Collected data entries
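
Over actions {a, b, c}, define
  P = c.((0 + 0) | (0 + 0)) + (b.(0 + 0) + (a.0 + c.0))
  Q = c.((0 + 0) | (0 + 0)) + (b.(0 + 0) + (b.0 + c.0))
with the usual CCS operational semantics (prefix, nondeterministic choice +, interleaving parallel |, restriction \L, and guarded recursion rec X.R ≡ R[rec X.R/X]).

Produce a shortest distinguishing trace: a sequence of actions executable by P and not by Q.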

- _TASK TO COMPLETE_
Your answer must be a single number: how many lines of the entries above contain the string "actions".

- _COMPLETED EXERCISE_
2